Directions for this task:
Scan the data below and give the number of lines that include the word "execution", with no other words.

Provided material:
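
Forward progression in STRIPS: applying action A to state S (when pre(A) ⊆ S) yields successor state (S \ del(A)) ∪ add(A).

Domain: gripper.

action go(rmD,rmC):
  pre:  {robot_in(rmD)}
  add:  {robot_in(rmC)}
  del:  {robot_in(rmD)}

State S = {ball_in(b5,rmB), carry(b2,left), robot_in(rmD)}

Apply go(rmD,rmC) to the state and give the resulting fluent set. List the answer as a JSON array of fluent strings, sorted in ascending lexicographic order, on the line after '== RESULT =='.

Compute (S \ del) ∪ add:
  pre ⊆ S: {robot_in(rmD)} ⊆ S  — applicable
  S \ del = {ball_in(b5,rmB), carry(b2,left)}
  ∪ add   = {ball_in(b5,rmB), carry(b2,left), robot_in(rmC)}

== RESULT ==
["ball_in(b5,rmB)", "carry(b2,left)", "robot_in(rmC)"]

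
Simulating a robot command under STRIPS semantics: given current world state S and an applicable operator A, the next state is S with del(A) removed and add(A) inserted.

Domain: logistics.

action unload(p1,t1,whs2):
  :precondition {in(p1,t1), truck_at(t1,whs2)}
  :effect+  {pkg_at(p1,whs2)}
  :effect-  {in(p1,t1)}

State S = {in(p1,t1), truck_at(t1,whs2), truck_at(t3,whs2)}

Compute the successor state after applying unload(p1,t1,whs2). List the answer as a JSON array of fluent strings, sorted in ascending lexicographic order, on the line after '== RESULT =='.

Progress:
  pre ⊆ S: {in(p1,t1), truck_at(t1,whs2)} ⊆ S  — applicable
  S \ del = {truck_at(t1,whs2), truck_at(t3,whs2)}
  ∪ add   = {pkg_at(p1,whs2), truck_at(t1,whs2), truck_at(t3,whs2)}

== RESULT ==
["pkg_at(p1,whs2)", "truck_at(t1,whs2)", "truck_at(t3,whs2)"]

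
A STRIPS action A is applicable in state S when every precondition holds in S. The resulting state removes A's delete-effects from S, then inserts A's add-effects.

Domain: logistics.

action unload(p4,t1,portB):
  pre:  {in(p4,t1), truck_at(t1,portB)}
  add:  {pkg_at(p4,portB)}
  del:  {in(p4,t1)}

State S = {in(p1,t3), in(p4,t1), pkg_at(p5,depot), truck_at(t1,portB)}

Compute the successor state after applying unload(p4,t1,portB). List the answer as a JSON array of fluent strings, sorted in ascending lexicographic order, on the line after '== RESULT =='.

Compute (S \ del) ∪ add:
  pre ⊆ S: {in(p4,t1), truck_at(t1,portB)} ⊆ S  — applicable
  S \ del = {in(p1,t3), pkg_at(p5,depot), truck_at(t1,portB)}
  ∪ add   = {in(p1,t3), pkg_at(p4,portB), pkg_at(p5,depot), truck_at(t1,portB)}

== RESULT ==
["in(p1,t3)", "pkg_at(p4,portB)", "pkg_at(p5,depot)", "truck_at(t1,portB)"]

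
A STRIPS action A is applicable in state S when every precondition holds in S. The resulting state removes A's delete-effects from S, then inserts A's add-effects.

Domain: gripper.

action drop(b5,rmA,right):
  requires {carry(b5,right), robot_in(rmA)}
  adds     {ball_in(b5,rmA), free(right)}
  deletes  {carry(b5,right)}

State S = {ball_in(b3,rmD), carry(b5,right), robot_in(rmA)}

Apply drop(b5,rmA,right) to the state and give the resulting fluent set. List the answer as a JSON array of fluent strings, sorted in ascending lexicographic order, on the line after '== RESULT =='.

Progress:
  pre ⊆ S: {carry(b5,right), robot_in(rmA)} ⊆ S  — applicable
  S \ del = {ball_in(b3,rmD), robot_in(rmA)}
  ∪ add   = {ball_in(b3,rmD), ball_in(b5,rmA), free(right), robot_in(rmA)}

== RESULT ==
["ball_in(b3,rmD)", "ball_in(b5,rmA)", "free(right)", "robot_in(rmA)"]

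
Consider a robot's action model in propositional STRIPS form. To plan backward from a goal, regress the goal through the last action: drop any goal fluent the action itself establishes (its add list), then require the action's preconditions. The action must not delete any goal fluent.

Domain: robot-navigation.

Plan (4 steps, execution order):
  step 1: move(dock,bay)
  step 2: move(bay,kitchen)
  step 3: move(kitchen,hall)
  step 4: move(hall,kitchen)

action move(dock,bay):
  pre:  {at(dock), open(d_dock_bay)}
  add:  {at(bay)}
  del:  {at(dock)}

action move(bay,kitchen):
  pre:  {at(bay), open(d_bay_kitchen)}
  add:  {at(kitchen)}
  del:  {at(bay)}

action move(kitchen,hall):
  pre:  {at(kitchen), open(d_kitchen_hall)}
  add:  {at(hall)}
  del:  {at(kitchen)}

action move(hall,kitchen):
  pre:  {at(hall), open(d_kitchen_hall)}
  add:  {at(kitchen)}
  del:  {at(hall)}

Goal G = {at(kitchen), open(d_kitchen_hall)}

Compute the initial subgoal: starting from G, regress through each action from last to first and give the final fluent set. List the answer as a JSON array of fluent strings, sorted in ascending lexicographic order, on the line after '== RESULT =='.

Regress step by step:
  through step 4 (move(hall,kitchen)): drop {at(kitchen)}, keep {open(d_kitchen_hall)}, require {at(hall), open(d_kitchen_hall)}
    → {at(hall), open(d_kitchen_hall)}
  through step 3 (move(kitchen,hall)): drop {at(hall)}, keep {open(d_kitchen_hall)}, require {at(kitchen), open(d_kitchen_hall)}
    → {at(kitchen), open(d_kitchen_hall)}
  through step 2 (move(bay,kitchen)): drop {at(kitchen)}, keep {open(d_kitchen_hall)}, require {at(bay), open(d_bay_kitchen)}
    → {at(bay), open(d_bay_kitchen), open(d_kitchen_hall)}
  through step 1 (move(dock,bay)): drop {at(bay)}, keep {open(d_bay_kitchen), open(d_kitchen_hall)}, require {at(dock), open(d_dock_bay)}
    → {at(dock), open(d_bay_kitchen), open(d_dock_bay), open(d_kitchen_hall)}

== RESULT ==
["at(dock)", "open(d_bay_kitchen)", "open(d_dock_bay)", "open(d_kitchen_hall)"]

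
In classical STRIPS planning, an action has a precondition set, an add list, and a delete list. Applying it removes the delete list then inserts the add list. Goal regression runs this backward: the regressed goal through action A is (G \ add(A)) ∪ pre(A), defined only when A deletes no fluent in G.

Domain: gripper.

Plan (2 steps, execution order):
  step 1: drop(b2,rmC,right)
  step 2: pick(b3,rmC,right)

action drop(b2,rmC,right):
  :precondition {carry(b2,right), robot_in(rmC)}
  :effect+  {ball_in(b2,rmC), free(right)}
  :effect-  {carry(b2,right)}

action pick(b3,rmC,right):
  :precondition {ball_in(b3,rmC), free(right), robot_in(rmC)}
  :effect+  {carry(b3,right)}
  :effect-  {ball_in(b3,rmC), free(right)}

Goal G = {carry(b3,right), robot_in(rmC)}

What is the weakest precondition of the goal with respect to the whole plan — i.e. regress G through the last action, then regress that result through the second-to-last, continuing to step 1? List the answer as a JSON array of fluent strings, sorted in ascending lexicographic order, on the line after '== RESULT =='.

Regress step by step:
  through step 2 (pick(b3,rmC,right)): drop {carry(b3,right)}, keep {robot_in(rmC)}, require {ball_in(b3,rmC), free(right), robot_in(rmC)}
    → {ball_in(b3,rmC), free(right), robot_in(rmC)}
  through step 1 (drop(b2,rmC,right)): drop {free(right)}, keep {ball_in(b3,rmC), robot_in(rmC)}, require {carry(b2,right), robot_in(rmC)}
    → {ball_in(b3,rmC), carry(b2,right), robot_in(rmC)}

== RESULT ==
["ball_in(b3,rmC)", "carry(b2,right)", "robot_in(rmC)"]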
--
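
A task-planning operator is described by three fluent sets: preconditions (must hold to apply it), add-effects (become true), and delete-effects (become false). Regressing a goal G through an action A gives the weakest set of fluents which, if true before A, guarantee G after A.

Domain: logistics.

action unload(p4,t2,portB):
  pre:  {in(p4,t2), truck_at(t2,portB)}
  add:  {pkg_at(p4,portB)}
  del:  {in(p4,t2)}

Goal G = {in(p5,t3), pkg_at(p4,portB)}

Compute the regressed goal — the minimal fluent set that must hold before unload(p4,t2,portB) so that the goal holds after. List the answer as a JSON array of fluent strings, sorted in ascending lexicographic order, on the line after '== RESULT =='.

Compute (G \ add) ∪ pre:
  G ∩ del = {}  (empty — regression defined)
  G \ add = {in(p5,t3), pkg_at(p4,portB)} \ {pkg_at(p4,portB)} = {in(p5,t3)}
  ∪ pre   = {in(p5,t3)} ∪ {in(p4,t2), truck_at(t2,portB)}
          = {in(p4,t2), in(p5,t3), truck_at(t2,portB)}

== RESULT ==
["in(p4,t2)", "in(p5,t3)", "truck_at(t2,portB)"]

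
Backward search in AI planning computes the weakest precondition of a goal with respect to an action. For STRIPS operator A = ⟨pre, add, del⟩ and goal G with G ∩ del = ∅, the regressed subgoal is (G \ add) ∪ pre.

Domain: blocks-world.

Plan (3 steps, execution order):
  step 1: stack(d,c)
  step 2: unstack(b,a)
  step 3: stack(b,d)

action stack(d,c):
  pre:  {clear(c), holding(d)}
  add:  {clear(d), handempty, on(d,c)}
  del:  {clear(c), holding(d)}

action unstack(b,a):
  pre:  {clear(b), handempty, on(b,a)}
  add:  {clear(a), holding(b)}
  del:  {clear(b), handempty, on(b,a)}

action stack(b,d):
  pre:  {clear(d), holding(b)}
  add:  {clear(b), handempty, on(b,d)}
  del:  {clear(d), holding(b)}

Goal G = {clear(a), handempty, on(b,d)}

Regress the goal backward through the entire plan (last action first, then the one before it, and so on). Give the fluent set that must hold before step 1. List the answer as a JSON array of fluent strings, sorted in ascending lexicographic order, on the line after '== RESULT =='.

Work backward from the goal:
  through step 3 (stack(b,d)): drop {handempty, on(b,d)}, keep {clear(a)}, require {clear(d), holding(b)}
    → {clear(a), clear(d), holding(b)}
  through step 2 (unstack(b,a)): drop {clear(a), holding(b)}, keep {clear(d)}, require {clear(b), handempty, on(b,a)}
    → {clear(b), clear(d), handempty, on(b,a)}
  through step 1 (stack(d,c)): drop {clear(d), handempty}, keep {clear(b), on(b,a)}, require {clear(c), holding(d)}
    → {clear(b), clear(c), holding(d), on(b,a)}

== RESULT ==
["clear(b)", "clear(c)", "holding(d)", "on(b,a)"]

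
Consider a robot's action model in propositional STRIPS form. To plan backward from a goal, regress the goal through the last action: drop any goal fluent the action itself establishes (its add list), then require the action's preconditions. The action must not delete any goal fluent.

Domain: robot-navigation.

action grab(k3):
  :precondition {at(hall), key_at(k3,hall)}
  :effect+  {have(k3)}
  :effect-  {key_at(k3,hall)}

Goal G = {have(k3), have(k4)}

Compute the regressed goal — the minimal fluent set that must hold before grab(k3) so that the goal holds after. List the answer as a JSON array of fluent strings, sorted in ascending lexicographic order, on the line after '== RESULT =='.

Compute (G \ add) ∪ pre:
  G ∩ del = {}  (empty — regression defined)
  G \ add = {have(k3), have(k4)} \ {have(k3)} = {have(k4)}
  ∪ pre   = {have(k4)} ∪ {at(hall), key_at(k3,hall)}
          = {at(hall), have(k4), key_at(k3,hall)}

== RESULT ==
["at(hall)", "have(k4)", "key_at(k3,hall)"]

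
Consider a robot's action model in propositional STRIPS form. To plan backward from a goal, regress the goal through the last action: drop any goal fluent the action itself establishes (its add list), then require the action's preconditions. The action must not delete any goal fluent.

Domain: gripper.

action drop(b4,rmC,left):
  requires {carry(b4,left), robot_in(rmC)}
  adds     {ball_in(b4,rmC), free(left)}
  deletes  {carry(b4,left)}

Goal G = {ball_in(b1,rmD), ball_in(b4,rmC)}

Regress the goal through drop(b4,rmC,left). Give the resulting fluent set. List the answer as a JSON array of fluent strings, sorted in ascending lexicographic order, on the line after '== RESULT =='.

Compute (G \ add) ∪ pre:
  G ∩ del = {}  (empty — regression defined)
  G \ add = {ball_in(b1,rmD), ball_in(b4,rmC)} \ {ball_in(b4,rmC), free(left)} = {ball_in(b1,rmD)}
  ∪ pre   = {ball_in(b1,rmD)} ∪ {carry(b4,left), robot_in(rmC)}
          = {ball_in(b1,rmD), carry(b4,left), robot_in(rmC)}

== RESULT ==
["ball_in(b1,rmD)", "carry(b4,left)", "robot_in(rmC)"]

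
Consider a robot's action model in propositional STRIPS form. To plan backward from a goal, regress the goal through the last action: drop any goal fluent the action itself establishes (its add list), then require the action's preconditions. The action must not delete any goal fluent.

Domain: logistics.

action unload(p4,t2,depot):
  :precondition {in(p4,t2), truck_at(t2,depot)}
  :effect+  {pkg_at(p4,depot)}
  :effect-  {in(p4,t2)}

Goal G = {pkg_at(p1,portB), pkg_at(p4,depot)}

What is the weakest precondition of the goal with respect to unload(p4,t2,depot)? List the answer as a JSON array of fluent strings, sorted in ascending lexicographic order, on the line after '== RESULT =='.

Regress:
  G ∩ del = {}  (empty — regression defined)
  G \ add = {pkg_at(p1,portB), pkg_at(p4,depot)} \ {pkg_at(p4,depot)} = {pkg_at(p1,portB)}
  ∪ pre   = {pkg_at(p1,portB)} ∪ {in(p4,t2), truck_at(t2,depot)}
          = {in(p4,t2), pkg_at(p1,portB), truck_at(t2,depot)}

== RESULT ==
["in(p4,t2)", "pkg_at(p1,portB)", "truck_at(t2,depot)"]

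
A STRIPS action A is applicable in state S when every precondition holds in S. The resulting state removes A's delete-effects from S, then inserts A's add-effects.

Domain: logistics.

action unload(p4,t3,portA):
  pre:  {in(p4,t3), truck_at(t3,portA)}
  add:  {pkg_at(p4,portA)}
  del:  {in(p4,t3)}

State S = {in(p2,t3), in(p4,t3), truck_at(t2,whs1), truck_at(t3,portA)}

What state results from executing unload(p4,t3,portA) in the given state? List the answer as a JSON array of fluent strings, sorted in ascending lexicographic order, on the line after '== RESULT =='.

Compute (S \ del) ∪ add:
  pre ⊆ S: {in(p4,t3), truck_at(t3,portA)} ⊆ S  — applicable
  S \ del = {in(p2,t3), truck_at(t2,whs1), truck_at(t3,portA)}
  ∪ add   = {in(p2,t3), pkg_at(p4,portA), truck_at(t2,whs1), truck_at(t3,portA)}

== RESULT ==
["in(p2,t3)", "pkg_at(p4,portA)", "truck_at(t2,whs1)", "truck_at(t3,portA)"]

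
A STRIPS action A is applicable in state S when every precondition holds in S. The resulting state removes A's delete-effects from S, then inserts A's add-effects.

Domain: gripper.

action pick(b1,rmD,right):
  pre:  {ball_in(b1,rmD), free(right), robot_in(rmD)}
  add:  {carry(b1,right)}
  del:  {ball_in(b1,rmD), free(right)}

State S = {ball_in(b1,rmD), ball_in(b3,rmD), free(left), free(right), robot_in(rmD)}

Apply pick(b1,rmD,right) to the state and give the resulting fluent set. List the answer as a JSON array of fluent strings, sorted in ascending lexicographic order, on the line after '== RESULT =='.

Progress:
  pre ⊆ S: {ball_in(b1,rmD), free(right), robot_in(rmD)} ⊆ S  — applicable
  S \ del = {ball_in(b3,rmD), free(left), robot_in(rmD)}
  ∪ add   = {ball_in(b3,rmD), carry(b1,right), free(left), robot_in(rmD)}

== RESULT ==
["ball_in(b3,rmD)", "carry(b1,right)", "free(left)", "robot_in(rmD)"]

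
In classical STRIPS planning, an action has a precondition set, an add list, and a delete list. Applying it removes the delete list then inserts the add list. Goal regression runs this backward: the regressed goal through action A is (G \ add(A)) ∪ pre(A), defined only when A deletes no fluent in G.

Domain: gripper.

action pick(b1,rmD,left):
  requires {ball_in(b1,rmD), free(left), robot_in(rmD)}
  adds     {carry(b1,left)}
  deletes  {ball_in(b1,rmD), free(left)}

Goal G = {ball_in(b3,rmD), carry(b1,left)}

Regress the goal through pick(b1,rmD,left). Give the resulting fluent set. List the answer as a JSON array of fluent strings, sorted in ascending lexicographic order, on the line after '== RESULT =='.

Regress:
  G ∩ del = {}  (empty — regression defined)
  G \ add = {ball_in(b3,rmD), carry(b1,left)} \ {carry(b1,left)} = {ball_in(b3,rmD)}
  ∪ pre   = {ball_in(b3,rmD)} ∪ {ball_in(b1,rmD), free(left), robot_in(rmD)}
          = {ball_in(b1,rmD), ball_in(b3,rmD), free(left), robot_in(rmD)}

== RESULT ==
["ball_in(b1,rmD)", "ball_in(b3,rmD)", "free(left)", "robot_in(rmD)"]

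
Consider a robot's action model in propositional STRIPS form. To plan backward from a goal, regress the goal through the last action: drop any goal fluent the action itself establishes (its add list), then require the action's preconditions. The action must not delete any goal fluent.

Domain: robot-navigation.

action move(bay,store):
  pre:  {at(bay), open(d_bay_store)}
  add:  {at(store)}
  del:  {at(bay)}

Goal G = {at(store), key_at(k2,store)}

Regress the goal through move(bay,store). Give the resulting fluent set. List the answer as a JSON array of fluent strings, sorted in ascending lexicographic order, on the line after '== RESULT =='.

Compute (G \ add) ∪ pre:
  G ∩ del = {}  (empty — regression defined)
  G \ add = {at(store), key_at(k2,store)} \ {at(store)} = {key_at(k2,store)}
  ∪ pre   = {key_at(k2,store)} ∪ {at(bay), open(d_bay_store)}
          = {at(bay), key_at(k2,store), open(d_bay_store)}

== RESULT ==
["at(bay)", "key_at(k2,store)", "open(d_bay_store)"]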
---
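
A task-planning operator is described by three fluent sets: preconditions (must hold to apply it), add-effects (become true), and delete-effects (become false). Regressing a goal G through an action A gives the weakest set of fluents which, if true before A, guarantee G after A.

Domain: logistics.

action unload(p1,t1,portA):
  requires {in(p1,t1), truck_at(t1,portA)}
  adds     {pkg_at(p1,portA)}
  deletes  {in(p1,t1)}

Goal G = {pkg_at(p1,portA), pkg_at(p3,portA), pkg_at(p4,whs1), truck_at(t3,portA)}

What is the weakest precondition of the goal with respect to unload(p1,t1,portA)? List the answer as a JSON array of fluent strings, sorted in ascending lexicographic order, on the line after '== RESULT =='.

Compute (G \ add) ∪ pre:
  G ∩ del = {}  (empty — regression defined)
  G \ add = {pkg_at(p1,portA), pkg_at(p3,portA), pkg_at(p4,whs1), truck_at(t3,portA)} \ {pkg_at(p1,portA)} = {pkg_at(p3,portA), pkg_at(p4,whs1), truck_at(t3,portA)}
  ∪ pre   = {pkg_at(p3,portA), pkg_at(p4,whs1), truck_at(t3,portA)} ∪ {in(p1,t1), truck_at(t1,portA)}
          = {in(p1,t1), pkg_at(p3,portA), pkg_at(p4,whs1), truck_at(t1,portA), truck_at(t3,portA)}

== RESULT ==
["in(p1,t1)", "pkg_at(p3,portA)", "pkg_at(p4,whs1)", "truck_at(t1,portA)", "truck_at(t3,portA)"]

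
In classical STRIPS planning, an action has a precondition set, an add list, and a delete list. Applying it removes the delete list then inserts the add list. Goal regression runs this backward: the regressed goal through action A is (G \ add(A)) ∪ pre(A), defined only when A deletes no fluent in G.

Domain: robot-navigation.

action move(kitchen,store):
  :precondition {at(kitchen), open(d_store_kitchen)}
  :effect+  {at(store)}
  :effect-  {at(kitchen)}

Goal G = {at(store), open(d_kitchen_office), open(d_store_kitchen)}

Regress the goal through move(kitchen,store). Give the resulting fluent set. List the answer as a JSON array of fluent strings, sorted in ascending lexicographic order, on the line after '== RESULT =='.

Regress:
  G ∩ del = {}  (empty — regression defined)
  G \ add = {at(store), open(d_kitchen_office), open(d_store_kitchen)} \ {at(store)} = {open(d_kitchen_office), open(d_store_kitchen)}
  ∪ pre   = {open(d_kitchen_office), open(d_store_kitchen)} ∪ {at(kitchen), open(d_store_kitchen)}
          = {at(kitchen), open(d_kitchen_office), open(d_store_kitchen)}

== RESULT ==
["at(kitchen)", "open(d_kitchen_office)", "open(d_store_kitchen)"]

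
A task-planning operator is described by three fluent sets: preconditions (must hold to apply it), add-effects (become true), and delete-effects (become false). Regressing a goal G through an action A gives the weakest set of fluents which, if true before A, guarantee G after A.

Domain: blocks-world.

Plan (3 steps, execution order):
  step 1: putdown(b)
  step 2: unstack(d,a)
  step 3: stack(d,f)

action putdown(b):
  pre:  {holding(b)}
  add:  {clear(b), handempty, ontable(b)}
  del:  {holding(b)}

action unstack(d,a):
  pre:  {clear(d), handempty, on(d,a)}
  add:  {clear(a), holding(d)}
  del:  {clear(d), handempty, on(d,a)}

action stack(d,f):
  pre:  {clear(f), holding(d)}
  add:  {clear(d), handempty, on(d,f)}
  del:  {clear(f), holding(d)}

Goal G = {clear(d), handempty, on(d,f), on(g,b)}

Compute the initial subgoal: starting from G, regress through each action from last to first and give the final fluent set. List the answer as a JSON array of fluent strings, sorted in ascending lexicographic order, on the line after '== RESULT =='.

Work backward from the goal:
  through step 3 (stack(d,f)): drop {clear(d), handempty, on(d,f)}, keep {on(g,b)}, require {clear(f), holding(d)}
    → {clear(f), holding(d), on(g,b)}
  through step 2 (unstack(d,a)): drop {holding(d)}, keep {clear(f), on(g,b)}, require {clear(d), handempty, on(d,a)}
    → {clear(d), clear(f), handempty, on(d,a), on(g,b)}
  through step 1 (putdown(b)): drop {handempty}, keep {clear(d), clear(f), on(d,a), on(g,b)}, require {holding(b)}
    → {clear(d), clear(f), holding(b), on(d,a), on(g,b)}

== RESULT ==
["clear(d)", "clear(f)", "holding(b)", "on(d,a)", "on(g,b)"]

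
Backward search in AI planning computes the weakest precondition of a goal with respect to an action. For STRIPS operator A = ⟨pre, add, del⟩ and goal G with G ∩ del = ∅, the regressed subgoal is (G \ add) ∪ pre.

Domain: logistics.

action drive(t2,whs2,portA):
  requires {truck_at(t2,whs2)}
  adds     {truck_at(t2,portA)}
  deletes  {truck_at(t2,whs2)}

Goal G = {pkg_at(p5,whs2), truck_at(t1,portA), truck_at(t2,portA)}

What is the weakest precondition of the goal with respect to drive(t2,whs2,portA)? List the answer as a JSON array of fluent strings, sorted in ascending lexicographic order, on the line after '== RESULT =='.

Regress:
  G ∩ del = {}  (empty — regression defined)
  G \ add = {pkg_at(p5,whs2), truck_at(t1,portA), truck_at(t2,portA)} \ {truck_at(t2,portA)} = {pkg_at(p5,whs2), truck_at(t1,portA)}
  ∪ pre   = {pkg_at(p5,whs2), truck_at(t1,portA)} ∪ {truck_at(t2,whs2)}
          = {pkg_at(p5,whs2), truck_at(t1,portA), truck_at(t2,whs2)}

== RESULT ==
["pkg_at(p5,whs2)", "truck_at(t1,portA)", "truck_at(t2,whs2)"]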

Solution below:
4